__Information provided__

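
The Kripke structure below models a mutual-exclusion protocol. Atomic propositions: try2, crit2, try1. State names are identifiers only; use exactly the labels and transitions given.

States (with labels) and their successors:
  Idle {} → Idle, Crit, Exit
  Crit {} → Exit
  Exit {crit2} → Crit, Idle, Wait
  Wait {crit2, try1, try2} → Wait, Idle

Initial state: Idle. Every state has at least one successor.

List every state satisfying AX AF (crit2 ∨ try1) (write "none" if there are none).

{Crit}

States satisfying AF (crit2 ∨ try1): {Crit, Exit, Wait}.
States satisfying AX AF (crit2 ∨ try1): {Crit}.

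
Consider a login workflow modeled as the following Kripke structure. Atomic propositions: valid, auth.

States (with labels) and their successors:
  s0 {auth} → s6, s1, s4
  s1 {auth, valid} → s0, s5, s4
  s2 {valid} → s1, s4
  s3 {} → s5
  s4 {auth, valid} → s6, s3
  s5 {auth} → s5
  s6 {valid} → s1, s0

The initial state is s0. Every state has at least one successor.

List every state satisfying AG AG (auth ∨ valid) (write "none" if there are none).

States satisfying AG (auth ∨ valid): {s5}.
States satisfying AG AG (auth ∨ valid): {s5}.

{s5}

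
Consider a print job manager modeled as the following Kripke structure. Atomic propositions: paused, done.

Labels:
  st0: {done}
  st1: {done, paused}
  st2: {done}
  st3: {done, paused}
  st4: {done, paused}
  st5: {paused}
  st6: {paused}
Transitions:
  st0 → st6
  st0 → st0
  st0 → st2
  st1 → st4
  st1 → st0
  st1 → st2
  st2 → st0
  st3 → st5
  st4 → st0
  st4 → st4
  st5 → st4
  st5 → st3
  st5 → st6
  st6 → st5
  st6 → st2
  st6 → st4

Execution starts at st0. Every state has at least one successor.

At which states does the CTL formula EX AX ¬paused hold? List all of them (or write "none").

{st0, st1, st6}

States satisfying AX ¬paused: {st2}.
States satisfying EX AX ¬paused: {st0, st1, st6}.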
* * *
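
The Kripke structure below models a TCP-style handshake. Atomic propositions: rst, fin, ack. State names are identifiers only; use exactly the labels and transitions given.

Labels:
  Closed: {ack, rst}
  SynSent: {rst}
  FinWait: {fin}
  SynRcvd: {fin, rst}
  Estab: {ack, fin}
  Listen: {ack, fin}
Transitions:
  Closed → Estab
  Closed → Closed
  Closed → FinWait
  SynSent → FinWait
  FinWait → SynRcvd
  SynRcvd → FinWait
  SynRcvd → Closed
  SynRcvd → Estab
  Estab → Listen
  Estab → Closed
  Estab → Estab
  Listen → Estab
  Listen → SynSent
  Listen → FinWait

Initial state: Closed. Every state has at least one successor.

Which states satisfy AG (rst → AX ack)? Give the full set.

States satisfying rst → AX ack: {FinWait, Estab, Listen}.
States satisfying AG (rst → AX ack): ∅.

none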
...
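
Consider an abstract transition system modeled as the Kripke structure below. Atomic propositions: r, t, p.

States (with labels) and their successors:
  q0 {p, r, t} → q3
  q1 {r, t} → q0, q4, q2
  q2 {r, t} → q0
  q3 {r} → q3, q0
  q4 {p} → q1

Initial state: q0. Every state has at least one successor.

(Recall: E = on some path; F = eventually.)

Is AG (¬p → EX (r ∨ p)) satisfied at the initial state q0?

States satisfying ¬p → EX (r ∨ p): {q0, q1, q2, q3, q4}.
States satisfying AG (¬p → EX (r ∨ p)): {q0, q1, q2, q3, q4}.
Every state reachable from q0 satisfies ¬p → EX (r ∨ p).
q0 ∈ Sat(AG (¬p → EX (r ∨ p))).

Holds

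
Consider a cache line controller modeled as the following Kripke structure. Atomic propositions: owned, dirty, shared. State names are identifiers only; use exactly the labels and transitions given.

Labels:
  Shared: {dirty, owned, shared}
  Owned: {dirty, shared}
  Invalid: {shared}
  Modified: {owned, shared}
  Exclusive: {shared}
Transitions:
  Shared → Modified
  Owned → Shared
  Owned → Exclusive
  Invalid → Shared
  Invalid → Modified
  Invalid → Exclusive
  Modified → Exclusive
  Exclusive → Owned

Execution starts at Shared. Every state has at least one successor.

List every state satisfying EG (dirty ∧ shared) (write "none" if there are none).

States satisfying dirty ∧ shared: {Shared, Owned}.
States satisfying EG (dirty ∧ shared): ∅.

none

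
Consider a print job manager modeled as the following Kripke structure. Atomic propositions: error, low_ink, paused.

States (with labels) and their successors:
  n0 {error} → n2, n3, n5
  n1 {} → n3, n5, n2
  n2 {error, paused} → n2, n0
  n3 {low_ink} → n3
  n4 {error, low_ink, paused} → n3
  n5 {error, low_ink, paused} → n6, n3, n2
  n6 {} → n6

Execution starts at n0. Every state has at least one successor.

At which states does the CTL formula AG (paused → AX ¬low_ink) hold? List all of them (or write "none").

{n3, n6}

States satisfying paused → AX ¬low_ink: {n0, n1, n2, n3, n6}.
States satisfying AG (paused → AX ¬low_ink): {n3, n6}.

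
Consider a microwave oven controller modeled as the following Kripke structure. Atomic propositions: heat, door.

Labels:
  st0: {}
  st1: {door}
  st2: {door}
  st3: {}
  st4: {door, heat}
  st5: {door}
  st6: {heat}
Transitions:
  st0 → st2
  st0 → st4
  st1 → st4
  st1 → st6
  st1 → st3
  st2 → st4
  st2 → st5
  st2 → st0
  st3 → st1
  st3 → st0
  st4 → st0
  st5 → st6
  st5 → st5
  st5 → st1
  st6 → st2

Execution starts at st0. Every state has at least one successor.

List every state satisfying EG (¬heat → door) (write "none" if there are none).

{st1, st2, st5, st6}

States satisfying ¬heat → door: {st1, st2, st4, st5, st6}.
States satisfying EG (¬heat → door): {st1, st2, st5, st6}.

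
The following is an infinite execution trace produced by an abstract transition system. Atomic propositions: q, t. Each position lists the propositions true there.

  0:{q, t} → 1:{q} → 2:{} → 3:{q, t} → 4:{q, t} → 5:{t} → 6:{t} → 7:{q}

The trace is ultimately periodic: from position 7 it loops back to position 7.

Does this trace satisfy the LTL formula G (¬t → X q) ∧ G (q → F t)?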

__The task__
For the listing above, state how many lines include the word "Modified", and give only the number.

__Your solution__
4